Information supplied:
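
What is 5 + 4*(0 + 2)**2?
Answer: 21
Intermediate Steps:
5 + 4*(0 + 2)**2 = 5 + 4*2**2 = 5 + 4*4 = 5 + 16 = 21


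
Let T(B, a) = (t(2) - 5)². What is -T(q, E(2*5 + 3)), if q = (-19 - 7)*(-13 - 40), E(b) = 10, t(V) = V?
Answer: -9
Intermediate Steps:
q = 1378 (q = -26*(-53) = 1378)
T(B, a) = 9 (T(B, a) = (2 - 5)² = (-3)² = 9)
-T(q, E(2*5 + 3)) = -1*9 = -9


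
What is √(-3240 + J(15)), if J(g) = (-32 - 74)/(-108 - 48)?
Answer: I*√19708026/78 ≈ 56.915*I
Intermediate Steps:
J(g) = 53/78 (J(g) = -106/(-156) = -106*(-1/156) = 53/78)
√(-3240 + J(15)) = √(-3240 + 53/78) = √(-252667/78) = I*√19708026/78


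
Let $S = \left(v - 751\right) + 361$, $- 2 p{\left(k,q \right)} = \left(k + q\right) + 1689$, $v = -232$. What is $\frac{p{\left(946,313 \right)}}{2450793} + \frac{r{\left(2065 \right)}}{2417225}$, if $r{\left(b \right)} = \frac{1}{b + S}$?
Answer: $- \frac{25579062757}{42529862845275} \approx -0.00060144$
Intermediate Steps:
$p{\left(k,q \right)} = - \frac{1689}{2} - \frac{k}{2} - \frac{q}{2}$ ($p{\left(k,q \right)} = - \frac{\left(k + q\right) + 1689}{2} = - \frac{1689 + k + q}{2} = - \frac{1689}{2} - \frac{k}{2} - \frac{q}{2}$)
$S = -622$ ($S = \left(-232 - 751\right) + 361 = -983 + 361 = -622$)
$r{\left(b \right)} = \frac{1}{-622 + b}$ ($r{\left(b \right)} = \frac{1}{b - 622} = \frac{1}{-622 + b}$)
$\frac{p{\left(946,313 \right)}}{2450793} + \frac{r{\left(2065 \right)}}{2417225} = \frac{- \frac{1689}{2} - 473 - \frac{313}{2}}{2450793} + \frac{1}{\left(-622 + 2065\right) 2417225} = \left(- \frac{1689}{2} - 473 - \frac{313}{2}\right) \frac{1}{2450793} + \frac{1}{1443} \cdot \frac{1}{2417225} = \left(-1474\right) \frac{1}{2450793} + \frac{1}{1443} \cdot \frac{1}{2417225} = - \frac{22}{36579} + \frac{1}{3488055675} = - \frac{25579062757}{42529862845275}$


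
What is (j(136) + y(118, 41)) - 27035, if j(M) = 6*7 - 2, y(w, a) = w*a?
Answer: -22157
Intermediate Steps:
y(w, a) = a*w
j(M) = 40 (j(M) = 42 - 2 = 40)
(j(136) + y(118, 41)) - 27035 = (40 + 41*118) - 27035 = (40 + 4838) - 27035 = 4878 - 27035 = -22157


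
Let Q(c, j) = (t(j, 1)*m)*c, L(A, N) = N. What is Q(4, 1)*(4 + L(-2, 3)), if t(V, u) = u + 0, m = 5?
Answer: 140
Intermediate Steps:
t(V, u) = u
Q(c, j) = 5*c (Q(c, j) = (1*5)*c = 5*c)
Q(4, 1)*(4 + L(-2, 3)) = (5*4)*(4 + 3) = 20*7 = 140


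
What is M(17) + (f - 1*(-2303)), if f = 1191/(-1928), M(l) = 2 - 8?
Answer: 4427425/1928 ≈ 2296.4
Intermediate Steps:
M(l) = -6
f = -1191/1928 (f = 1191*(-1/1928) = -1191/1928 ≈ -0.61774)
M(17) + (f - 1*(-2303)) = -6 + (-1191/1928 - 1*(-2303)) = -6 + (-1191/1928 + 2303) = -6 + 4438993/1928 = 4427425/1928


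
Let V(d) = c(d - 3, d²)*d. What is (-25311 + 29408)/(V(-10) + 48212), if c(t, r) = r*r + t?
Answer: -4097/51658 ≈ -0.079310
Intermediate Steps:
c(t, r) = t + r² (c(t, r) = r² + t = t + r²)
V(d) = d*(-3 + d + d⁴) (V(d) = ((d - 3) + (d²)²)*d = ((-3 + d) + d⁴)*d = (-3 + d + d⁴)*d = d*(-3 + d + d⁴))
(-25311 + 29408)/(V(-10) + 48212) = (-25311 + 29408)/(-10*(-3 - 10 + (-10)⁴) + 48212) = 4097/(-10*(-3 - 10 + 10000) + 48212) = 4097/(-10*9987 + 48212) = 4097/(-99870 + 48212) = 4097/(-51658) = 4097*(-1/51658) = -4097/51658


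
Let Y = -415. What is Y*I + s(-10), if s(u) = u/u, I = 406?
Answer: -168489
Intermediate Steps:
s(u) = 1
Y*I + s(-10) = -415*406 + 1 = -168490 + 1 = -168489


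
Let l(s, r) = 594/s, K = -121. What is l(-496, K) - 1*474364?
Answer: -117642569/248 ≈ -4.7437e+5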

* * *

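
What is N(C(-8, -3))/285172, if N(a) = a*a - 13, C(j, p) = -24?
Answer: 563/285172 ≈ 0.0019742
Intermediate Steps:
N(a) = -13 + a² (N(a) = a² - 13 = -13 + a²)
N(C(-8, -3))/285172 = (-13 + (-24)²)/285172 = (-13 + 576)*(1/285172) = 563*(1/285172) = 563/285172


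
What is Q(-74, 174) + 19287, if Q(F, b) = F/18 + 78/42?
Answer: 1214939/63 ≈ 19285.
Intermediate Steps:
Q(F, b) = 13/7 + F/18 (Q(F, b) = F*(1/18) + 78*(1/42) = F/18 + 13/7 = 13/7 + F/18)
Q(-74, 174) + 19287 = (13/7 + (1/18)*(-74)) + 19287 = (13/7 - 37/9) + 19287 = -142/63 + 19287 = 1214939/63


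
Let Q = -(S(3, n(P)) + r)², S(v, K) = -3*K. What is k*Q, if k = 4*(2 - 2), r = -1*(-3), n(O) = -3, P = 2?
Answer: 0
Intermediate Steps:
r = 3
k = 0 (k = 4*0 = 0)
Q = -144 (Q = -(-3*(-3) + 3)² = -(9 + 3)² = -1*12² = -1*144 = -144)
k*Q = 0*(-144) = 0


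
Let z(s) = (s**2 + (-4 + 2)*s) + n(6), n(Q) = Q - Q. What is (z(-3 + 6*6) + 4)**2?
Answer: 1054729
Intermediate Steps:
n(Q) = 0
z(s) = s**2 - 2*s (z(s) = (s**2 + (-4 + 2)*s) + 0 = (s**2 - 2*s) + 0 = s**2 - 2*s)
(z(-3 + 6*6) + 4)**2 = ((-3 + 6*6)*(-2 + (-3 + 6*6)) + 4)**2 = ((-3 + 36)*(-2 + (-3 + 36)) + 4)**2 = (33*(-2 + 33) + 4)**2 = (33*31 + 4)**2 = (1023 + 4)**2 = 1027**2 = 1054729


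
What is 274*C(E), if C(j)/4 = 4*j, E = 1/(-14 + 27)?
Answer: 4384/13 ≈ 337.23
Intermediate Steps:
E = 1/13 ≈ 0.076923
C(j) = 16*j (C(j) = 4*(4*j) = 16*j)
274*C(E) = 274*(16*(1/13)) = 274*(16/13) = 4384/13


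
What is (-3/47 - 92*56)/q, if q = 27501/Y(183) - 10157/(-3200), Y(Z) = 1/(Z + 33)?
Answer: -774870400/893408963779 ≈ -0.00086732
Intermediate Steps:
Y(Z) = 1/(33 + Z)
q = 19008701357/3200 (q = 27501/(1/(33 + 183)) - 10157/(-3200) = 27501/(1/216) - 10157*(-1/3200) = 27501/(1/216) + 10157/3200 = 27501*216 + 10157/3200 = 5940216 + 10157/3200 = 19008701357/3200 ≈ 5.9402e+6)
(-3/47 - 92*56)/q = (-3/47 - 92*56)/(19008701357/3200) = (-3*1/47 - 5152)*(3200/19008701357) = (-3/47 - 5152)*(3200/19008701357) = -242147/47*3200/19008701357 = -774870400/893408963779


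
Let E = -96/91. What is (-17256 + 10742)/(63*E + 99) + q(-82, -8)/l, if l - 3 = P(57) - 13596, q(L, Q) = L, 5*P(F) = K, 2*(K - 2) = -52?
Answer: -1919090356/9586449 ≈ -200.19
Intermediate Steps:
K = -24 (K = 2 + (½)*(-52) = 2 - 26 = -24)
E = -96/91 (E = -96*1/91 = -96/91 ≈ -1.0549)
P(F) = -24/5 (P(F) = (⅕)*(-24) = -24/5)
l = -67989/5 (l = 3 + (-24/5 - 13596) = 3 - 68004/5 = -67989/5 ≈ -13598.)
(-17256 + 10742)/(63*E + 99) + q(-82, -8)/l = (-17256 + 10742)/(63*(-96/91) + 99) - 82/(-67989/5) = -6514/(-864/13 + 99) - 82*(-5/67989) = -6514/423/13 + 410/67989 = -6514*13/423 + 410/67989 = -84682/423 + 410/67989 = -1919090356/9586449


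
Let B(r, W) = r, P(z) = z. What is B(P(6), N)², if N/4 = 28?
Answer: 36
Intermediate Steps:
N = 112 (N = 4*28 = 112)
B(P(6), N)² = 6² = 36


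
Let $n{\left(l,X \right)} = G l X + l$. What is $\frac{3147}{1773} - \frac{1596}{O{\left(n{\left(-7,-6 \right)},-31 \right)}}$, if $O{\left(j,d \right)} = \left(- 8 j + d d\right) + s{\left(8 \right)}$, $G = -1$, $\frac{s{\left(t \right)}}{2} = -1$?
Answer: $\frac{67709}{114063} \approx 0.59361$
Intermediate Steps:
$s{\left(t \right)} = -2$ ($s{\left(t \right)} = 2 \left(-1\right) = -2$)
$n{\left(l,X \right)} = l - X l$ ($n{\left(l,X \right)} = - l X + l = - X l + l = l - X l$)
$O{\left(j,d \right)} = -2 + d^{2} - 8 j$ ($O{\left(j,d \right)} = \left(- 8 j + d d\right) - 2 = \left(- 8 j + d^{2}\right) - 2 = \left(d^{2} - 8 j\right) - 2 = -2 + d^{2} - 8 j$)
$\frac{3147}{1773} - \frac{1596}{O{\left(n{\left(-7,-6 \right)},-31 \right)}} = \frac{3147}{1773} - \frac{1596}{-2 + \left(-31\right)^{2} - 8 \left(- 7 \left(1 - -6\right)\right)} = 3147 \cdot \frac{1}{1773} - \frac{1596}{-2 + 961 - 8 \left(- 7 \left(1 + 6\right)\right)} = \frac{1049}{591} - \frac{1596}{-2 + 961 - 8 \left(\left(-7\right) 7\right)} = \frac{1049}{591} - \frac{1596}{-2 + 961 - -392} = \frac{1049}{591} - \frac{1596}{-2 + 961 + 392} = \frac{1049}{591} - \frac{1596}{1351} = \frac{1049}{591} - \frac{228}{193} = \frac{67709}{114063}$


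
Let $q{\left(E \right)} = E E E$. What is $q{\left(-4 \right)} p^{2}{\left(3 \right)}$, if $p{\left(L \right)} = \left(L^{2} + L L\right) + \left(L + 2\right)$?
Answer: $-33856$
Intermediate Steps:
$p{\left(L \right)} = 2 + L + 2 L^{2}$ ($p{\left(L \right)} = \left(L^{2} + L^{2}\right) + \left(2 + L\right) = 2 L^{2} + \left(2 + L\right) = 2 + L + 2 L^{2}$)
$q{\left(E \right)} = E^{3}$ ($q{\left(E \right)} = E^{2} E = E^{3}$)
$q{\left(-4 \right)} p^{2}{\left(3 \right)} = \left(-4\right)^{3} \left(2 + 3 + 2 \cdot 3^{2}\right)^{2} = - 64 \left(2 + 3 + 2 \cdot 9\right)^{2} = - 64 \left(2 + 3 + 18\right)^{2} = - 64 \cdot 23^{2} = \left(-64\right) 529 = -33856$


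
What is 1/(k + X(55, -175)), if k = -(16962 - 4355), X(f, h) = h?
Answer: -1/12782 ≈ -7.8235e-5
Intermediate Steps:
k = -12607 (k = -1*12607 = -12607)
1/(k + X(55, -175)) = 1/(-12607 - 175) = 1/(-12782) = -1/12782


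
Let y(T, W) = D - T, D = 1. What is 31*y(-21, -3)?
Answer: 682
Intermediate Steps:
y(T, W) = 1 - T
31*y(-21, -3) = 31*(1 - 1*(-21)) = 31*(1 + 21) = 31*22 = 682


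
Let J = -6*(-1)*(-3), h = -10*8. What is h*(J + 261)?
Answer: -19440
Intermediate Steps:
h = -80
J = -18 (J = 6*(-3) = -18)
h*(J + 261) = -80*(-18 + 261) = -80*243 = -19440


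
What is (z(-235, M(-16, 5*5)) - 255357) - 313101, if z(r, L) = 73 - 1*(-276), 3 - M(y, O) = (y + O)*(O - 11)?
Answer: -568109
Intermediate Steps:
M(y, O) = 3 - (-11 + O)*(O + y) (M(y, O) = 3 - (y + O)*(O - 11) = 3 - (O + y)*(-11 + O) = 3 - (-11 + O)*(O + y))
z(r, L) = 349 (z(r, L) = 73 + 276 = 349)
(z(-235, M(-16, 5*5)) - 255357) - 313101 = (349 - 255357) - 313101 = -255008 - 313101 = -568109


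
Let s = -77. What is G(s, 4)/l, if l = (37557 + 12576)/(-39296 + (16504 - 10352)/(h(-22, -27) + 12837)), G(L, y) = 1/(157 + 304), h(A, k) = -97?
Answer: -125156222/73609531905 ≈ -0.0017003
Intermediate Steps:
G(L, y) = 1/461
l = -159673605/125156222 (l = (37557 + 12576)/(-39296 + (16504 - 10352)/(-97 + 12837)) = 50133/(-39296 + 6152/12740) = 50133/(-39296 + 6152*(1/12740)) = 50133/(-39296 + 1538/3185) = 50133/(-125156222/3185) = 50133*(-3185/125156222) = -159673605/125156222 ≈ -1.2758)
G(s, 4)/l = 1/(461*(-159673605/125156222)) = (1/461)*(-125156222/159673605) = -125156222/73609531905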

What you are asked to do:
What you give back must be the stretch above, starting at the line with "Answer: -168489" and ending at the line with "Answer: -117642569/248 ≈ -4.7437e+5", copied exactly.

The completed task:
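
Answer: -168489
Intermediate Steps:
s(u) = 1
Y*I + s(-10) = -415*406 + 1 = -168490 + 1 = -168489


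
Let l(s, r) = 594/s, K = -121. What is l(-496, K) - 1*474364?
Answer: -117642569/248 ≈ -4.7437e+5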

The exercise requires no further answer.